#### Activity:
The entries are to be duplicated exactly, with nothing left out.

#### The data:
● ● ● ● ●
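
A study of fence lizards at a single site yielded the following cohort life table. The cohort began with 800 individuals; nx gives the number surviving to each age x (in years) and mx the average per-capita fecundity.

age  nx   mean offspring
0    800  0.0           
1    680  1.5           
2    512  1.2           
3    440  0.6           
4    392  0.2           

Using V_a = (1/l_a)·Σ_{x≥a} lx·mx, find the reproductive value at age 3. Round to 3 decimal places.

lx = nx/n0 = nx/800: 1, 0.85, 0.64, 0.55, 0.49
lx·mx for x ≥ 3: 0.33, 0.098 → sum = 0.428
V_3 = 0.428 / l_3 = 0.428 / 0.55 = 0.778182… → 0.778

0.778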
● ● ● ● ●
#### The answer:
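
A study of fence lizards at a single site yielded the following cohort life table. The cohort began with 800 individuals; nx gives the number surviving to each age x (in years) and mx the average per-capita fecundity.

age  nx   mean offspring
0    800  0.0           
1    680  1.5           
2    512  1.2           
3    440  0.6           
4    392  0.2           

Using V_a = (1/l_a)·Σ_{x≥a} lx·mx, find the reproductive value at age 3. Round to 3 decimal places.

lx = nx/n0 = nx/800: 1, 0.85, 0.64, 0.55, 0.49
lx·mx for x ≥ 3: 0.33, 0.098 → sum = 0.428
V_3 = 0.428 / l_3 = 0.428 / 0.55 = 0.778182… → 0.778

0.778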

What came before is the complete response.